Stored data

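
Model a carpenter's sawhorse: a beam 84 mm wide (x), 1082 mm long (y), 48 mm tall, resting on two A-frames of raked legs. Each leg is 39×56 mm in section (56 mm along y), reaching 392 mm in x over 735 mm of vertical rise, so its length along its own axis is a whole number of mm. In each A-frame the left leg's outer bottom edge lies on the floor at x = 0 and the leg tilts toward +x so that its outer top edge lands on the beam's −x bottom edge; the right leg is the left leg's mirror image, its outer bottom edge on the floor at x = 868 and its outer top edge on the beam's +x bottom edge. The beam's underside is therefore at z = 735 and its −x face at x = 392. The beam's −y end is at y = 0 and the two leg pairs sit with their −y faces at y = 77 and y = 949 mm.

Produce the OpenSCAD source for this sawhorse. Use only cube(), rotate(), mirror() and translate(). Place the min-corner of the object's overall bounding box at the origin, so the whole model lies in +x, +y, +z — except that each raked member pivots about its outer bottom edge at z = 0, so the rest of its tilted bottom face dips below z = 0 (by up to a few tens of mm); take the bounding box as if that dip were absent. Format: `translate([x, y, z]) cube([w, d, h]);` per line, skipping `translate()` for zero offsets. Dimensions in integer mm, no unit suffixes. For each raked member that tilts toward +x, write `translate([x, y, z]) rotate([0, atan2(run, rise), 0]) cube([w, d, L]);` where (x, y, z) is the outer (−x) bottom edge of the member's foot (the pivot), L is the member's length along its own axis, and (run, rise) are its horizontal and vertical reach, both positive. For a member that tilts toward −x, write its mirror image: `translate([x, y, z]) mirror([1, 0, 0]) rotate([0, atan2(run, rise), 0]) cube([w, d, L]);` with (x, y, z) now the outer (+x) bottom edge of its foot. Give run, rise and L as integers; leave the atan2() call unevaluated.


// leg length = √(392² + 735²) = 833
// right-leg outer foot x = 2·392 + 84 = 868
// beam min-corner = (392, 0, 735)
translate([392, 0, 735]) cube([84, 1082, 48]);
translate([0, 77, 0]) rotate([0, atan2(392, 735), 0]) cube([39, 56, 833]);
translate([868, 77, 0]) mirror([1, 0, 0]) rotate([0, atan2(392, 735), 0]) cube([39, 56, 833]);
translate([0, 949, 0]) rotate([0, atan2(392, 735), 0]) cube([39, 56, 833]);
translate([868, 949, 0]) mirror([1, 0, 0]) rotate([0, atan2(392, 735), 0]) cube([39, 56, 833]);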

Aim of the task
Reproduce the lines above. Leave each one as it is.

Exercise result
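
Model a carpenter's sawhorse: a beam 84 mm wide (x), 1082 mm long (y), 48 mm tall, resting on two A-frames of raked legs. Each leg is 39×56 mm in section (56 mm along y), reaching 392 mm in x over 735 mm of vertical rise, so its length along its own axis is a whole number of mm. In each A-frame the left leg's outer bottom edge lies on the floor at x = 0 and the leg tilts toward +x so that its outer top edge lands on the beam's −x bottom edge; the right leg is the left leg's mirror image, its outer bottom edge on the floor at x = 868 and its outer top edge on the beam's +x bottom edge. The beam's underside is therefore at z = 735 and its −x face at x = 392. The beam's −y end is at y = 0 and the two leg pairs sit with their −y faces at y = 77 and y = 949 mm.

Produce the OpenSCAD source for this sawhorse. Use only cube(), rotate(), mirror() and translate(). Place the min-corner of the object's overall bounding box at the origin, so the whole model lies in +x, +y, +z — except that each raked member pivots about its outer bottom edge at z = 0, so the rest of its tilted bottom face dips below z = 0 (by up to a few tens of mm); take the bounding box as if that dip were absent. Format: `translate([x, y, z]) cube([w, d, h]);` per line, skipping `translate()` for zero offsets. Dimensions in integer mm, no unit suffixes. For each raked member that tilts toward +x, write `translate([x, y, z]) rotate([0, atan2(run, rise), 0]) cube([w, d, L]);` where (x, y, z) is the outer (−x) bottom edge of the member's foot (the pivot), L is the member's length along its own axis, and (run, rise) are its horizontal and vertical reach, both positive. For a member that tilts toward −x, write its mirror image: `translate([x, y, z]) mirror([1, 0, 0]) rotate([0, atan2(run, rise), 0]) cube([w, d, L]);` with (x, y, z) now the outer (+x) bottom edge of its foot. Give run, rise and L as integers; leave the atan2() call unevaluated.


// leg length = √(392² + 735²) = 833
// right-leg outer foot x = 2·392 + 84 = 868
// beam min-corner = (392, 0, 735)
translate([392, 0, 735]) cube([84, 1082, 48]);
translate([0, 77, 0]) rotate([0, atan2(392, 735), 0]) cube([39, 56, 833]);
translate([868, 77, 0]) mirror([1, 0, 0]) rotate([0, atan2(392, 735), 0]) cube([39, 56, 833]);
translate([0, 949, 0]) rotate([0, atan2(392, 735), 0]) cube([39, 56, 833]);
translate([868, 949, 0]) mirror([1, 0, 0]) rotate([0, atan2(392, 735), 0]) cube([39, 56, 833]);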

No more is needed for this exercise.